*WHAT THE TASK REQUIRES:*
Take every line containing "Treatment" out of the records.

(Data entries)
+-------+

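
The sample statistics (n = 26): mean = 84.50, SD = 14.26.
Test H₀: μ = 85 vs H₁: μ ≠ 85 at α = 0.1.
One-sample t-test:
H₀: μ = 85
H₁: μ ≠ 85
df = n - 1 = 25
t = (x̄ - μ₀) / (s/√n) = (84.50 - 85) / (14.26/√26) = -0.179
p-value = 0.8595

Since p-value > α = 0.1, we fail to reject H₀.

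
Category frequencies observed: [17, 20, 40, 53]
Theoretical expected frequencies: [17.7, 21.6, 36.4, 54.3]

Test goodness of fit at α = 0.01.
Chi-square goodness of fit test:
H₀: observed counts match expected distribution
H₁: observed counts differ from expected distribution
df = k - 1 = 3
χ² = Σ(O - E)²/E
   = (17 - 17.7)²/17.7 + (20 - 21.6)²/21.6 + (40 - 36.4)²/36.4 + (53 - 54.3)²/54.3
   = 0.028 + 0.119 + 0.356 + 0.031
   = 0.53
p-value = 0.9115

Since p-value > α = 0.01, we fail to reject H₀.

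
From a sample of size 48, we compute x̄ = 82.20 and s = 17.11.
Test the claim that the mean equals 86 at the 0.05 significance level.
One-sample t-test:
H₀: μ = 86
H₁: μ ≠ 86
df = n - 1 = 47
t = (x̄ - μ₀) / (s/√n) = (82.20 - 86) / (17.11/√48) = -1.539
p-value = 0.1306

Since p-value > α = 0.05, we fail to reject H₀.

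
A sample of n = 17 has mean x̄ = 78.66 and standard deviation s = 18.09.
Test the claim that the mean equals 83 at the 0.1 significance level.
One-sample t-test:
H₀: μ = 83
H₁: μ ≠ 83
df = n - 1 = 16
t = (x̄ - μ₀) / (s/√n) = (78.66 - 83) / (18.09/√17) = -0.989
p-value = 0.3373

Since p-value > α = 0.1, we fail to reject H₀.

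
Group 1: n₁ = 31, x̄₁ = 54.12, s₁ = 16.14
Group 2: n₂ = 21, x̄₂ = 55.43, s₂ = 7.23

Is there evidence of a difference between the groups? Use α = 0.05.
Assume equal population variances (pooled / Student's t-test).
Student's two-sample t-test (equal variances):
H₀: μ₁ = μ₂
H₁: μ₁ ≠ μ₂
df = n₁ + n₂ - 2 = 50
Pooled variance s_p² = [(n₁-1)s₁² + (n₂-1)s₂²] / (n₁ + n₂ - 2) = [(30)(16.14²) + (20)(7.23²)] / 50 = 177.2089
SE = √(s_p²(1/n₁ + 1/n₂)) = √(177.2089 × (1/31 + 1/21)) = 3.7623
t = (x̄₁ - x̄₂) / SE = (54.12 - 55.43) / 3.7623 = -1.31 / 3.7623 = -0.348
p-value = 0.7292

Since p-value > α = 0.05, we fail to reject H₀.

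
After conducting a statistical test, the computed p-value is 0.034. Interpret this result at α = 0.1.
Since p = 0.034 < α = 0.1, reject H₀.
There is sufficient evidence to reject the null hypothesis; the result is statistically significant at the 0.1 level.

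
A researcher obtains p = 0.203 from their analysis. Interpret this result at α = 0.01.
Since p = 0.203 > α = 0.01, fail to reject H₀.
There is insufficient evidence to reject the null hypothesis; the result is not statistically significant at the 0.01 level.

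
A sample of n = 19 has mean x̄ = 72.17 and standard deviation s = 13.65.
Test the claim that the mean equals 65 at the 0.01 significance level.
One-sample t-test:
H₀: μ = 65
H₁: μ ≠ 65
df = n - 1 = 18
t = (x̄ - μ₀) / (s/√n) = (72.17 - 65) / (13.65/√19) = 2.290
p-value = 0.0343

Since p-value > α = 0.01, we fail to reject H₀.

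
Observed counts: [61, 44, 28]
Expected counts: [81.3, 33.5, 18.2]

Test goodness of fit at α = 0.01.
Chi-square goodness of fit test:
H₀: observed counts match expected distribution
H₁: observed counts differ from expected distribution
df = k - 1 = 2
χ² = Σ(O - E)²/E
   = (61 - 81.3)²/81.3 + (44 - 33.5)²/33.5 + (28 - 18.2)²/18.2
   = 5.069 + 3.291 + 5.277
   = 13.64
p-value = 0.0011

Since p-value < α = 0.01, we reject H₀.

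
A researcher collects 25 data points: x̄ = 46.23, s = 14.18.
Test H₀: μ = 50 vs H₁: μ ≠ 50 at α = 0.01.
One-sample t-test:
H₀: μ = 50
H₁: μ ≠ 50
df = n - 1 = 24
t = (x̄ - μ₀) / (s/√n) = (46.23 - 50) / (14.18/√25) = -1.329
p-value = 0.1962

Since p-value > α = 0.01, we fail to reject H₀.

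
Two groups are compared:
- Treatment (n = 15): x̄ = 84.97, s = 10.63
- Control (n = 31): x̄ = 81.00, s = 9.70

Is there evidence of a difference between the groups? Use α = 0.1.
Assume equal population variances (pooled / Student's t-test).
Student's two-sample t-test (equal variances):
H₀: μ₁ = μ₂
H₁: μ₁ ≠ μ₂
df = n₁ + n₂ - 2 = 44
Pooled variance s_p² = [(n₁-1)s₁² + (n₂-1)s₂²] / (n₁ + n₂ - 2) = [(14)(10.63²) + (30)(9.70²)] / 44 = 100.1058
SE = √(s_p²(1/n₁ + 1/n₂)) = √(100.1058 × (1/15 + 1/31)) = 3.1469
t = (x̄₁ - x̄₂) / SE = (84.97 - 81.00) / 3.1469 = 3.97 / 3.1469 = 1.262
p-value = 0.2138

Since p-value > α = 0.1, we fail to reject H₀.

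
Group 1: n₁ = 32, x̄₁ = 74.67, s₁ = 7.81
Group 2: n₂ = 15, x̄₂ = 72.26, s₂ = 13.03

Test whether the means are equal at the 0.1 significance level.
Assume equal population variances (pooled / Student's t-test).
Student's two-sample t-test (equal variances):
H₀: μ₁ = μ₂
H₁: μ₁ ≠ μ₂
df = n₁ + n₂ - 2 = 45
Pooled variance s_p² = [(n₁-1)s₁² + (n₂-1)s₂²] / (n₁ + n₂ - 2) = [(31)(7.81²) + (14)(13.03²)] / 45 = 94.8403
SE = √(s_p²(1/n₁ + 1/n₂)) = √(94.8403 × (1/32 + 1/15)) = 3.0474
t = (x̄₁ - x̄₂) / SE = (74.67 - 72.26) / 3.0474 = 2.41 / 3.0474 = 0.791
p-value = 0.4332

Since p-value > α = 0.1, we fail to reject H₀.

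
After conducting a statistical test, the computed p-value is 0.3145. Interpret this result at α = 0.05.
Since p = 0.3145 > α = 0.05, fail to reject H₀.
There is insufficient evidence to reject the null hypothesis; the result is not statistically significant at the 0.05 level.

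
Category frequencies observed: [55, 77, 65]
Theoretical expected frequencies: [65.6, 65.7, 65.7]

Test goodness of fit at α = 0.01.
Chi-square goodness of fit test:
H₀: observed counts match expected distribution
H₁: observed counts differ from expected distribution
df = k - 1 = 2
χ² = Σ(O - E)²/E
   = (55 - 65.6)²/65.6 + (77 - 65.7)²/65.7 + (65 - 65.7)²/65.7
   = 1.713 + 1.944 + 0.007
   = 3.66
p-value = 0.1601

Since p-value > α = 0.01, we fail to reject H₀.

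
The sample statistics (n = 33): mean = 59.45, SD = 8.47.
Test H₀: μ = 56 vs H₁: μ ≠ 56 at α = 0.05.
One-sample t-test:
H₀: μ = 56
H₁: μ ≠ 56
df = n - 1 = 32
t = (x̄ - μ₀) / (s/√n) = (59.45 - 56) / (8.47/√33) = 2.340
p-value = 0.0257

Since p-value < α = 0.05, we reject H₀.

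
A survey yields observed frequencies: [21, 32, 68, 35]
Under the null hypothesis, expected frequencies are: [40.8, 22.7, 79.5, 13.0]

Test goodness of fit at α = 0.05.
Chi-square goodness of fit test:
H₀: observed counts match expected distribution
H₁: observed counts differ from expected distribution
df = k - 1 = 3
χ² = Σ(O - E)²/E
   = (21 - 40.8)²/40.8 + (32 - 22.7)²/22.7 + (68 - 79.5)²/79.5 + (35 - 13.0)²/13.0
   = 9.609 + 3.810 + 1.664 + 37.231
   = 52.31
p-value < 0.0001

Since p-value < α = 0.05, we reject H₀.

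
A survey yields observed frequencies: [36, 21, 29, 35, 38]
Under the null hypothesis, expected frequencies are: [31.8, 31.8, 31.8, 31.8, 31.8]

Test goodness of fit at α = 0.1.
Chi-square goodness of fit test:
H₀: observed counts match expected distribution
H₁: observed counts differ from expected distribution
df = k - 1 = 4
χ² = Σ(O - E)²/E
   = (36 - 31.8)²/31.8 + (21 - 31.8)²/31.8 + (29 - 31.8)²/31.8 + (35 - 31.8)²/31.8 + (38 - 31.8)²/31.8
   = 0.555 + 3.668 + 0.247 + 0.322 + 1.209
   = 6.00
p-value = 0.1991

Since p-value > α = 0.1, we fail to reject H₀.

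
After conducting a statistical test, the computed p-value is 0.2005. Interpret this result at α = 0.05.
Since p = 0.2005 > α = 0.05, fail to reject H₀.
There is insufficient evidence to reject the null hypothesis; the result is not statistically significant at the 0.05 level.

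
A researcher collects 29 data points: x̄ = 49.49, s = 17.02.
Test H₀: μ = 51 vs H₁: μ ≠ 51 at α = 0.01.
One-sample t-test:
H₀: μ = 51
H₁: μ ≠ 51
df = n - 1 = 28
t = (x̄ - μ₀) / (s/√n) = (49.49 - 51) / (17.02/√29) = -0.478
p-value = 0.6365

Since p-value > α = 0.01, we fail to reject H₀.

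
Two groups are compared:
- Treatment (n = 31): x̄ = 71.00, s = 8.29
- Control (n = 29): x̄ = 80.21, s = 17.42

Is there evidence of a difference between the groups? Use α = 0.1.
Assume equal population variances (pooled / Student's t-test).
Student's two-sample t-test (equal variances):
H₀: μ₁ = μ₂
H₁: μ₁ ≠ μ₂
df = n₁ + n₂ - 2 = 58
Pooled variance s_p² = [(n₁-1)s₁² + (n₂-1)s₂²] / (n₁ + n₂ - 2) = [(30)(8.29²) + (28)(17.42²)] / 58 = 182.0431
SE = √(s_p²(1/n₁ + 1/n₂)) = √(182.0431 × (1/31 + 1/29)) = 3.4856
t = (x̄₁ - x̄₂) / SE = (71.00 - 80.21) / 3.4856 = -9.21 / 3.4856 = -2.642
p-value = 0.0106

Since p-value < α = 0.1, we reject H₀.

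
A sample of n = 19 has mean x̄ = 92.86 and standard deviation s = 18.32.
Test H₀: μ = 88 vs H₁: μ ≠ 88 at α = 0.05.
One-sample t-test:
H₀: μ = 88
H₁: μ ≠ 88
df = n - 1 = 18
t = (x̄ - μ₀) / (s/√n) = (92.86 - 88) / (18.32/√19) = 1.156
p-value = 0.2627

Since p-value > α = 0.05, we fail to reject H₀.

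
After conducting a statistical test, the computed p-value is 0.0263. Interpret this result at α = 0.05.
Since p = 0.0263 < α = 0.05, reject H₀.
There is sufficient evidence to reject the null hypothesis; the result is statistically significant at the 0.05 level.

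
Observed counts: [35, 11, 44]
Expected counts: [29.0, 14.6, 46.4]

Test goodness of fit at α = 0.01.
Chi-square goodness of fit test:
H₀: observed counts match expected distribution
H₁: observed counts differ from expected distribution
df = k - 1 = 2
χ² = Σ(O - E)²/E
   = (35 - 29.0)²/29.0 + (11 - 14.6)²/14.6 + (44 - 46.4)²/46.4
   = 1.241 + 0.888 + 0.124
   = 2.25
p-value = 0.3241

Since p-value > α = 0.01, we fail to reject H₀.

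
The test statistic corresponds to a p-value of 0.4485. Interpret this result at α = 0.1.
Since p = 0.4485 > α = 0.1, fail to reject H₀.
There is insufficient evidence to reject the null hypothesis; the result is not statistically significant at the 0.1 level.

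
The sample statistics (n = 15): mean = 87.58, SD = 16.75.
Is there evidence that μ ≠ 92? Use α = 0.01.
One-sample t-test:
H₀: μ = 92
H₁: μ ≠ 92
df = n - 1 = 14
t = (x̄ - μ₀) / (s/√n) = (87.58 - 92) / (16.75/√15) = -1.022
p-value = 0.3241

Since p-value > α = 0.01, we fail to reject H₀.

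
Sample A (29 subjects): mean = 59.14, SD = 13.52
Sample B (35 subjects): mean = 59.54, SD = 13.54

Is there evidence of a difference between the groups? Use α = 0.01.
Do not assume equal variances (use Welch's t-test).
Welch's two-sample t-test:
H₀: μ₁ = μ₂
H₁: μ₁ ≠ μ₂
s₁²/n₁ = 13.52²/29 = 6.3031,  s₂²/n₂ = 13.54²/35 = 5.2380
SE = √(s₁²/n₁ + s₂²/n₂) = √(6.3031 + 5.2380) = 3.3972
df (Welch-Satterthwaite) = (s₁²/n₁ + s₂²/n₂)² / [(s₁²/n₁)²/(n₁-1) + (s₂²/n₂)²/(n₂-1)] ≈ 59.84
t = (x̄₁ - x̄₂) / SE = (59.14 - 59.54) / 3.3972 = -0.40 / 3.3972 = -0.118
p-value = 0.9067

Since p-value > α = 0.01, we fail to reject H₀.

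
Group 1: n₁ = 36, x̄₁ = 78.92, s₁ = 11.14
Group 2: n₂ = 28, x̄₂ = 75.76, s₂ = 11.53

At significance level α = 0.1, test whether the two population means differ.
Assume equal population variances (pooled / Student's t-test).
Student's two-sample t-test (equal variances):
H₀: μ₁ = μ₂
H₁: μ₁ ≠ μ₂
df = n₁ + n₂ - 2 = 62
Pooled variance s_p² = [(n₁-1)s₁² + (n₂-1)s₂²] / (n₁ + n₂ - 2) = [(35)(11.14²) + (27)(11.53²)] / 62 = 127.9498
SE = √(s_p²(1/n₁ + 1/n₂)) = √(127.9498 × (1/36 + 1/28)) = 2.8502
t = (x̄₁ - x̄₂) / SE = (78.92 - 75.76) / 2.8502 = 3.16 / 2.8502 = 1.109
p-value = 0.2718

Since p-value > α = 0.1, we fail to reject H₀.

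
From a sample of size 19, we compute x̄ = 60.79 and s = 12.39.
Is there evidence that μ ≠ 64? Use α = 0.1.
One-sample t-test:
H₀: μ = 64
H₁: μ ≠ 64
df = n - 1 = 18
t = (x̄ - μ₀) / (s/√n) = (60.79 - 64) / (12.39/√19) = -1.129
p-value = 0.2736

Since p-value > α = 0.1, we fail to reject H₀.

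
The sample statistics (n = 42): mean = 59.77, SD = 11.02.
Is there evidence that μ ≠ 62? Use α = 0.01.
One-sample t-test:
H₀: μ = 62
H₁: μ ≠ 62
df = n - 1 = 41
t = (x̄ - μ₀) / (s/√n) = (59.77 - 62) / (11.02/√42) = -1.311
p-value = 0.1970

Since p-value > α = 0.01, we fail to reject H₀.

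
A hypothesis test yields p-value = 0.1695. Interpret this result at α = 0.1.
Since p = 0.1695 > α = 0.1, fail to reject H₀.
There is insufficient evidence to reject the null hypothesis; the result is not statistically significant at the 0.1 level.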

+-------+

*TASK RESULT:*
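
- Treatment (n = 15): x̄ = 84.97, s = 10.63
- Treatment (n = 31): x̄ = 71.00, s = 8.29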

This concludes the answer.